**THE PROBLEM**
Records follow. Copy every line with "chain".

---*---

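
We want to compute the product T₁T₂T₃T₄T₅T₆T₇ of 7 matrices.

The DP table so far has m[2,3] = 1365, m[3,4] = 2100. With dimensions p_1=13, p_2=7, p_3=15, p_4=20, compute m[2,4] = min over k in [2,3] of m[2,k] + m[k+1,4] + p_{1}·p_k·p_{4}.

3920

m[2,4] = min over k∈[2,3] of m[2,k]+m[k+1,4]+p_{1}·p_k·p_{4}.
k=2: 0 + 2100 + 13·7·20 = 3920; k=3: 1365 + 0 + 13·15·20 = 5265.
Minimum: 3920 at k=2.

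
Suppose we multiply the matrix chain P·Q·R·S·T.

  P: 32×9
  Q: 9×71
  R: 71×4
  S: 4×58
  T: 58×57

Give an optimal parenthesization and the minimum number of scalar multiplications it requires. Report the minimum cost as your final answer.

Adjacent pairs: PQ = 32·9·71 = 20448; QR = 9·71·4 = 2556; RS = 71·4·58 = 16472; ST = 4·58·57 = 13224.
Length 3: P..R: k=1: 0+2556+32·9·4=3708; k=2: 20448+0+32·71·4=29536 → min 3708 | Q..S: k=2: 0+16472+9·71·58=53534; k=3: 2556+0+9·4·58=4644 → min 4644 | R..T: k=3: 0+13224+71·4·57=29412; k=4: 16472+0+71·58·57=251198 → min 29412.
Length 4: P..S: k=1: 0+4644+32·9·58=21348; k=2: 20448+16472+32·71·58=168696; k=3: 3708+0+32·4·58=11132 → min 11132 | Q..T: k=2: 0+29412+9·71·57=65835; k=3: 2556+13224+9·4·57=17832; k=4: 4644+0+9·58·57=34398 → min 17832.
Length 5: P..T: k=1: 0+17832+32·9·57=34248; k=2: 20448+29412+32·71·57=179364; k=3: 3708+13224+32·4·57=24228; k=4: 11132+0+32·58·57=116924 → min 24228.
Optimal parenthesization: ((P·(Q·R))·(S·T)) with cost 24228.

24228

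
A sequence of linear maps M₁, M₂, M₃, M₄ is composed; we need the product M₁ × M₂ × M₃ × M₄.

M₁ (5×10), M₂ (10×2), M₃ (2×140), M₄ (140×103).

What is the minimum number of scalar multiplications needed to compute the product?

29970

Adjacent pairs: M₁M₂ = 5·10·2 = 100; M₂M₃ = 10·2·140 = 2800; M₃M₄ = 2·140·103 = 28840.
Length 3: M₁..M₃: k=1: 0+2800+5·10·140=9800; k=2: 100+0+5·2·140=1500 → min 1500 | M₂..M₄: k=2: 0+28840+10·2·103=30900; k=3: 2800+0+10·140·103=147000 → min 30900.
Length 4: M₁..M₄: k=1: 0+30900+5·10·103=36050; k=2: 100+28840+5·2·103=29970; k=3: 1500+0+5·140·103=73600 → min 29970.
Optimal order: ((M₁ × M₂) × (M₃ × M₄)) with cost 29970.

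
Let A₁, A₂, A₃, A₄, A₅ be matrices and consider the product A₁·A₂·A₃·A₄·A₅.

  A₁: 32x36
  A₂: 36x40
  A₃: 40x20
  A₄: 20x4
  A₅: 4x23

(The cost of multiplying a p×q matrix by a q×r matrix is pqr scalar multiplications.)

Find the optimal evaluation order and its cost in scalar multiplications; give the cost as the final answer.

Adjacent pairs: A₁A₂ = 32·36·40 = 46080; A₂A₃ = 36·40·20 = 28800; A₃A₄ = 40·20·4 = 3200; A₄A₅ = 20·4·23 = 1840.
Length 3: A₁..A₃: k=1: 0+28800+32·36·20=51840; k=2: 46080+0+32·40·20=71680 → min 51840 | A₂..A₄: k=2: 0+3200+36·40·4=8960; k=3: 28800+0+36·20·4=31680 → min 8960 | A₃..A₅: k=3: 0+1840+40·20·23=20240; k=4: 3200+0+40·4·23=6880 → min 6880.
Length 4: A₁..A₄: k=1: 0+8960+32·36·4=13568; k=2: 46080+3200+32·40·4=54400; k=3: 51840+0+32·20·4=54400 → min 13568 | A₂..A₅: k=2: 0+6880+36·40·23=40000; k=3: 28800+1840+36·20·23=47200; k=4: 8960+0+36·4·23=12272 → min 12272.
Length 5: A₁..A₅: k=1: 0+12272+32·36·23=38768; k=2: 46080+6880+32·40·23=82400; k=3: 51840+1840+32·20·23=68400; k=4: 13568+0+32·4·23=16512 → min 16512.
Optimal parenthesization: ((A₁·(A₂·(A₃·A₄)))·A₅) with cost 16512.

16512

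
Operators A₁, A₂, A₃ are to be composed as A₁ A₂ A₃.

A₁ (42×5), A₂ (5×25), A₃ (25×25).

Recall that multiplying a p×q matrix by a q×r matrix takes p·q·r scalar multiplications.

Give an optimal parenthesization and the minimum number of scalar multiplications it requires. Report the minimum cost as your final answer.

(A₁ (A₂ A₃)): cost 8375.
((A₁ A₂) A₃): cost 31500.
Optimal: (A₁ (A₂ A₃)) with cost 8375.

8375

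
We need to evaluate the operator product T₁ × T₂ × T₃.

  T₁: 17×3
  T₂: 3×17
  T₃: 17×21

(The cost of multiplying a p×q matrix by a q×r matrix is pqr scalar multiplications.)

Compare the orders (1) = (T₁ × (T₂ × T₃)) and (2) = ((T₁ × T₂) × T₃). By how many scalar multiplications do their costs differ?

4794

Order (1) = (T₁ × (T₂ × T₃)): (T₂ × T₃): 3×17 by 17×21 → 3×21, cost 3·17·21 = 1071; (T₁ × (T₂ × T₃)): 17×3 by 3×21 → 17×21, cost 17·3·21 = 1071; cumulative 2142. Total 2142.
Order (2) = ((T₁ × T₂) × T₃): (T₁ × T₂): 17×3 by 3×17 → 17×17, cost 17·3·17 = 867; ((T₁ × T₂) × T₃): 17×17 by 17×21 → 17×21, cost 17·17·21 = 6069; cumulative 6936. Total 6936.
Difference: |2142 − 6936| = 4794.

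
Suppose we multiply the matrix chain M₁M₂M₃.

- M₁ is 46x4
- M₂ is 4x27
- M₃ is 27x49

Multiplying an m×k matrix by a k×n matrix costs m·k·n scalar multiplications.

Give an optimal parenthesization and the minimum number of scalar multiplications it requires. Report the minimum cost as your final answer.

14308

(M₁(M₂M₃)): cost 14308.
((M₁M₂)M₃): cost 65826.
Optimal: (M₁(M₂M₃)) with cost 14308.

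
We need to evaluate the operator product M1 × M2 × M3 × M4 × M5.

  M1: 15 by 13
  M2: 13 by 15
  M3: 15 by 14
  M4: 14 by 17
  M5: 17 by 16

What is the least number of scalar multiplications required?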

---*---

**EXERCISE OUTPUT**
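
Suppose we multiply the matrix chain P·Q·R·S·T.
Suppose we multiply the matrix chain M₁M₂M₃.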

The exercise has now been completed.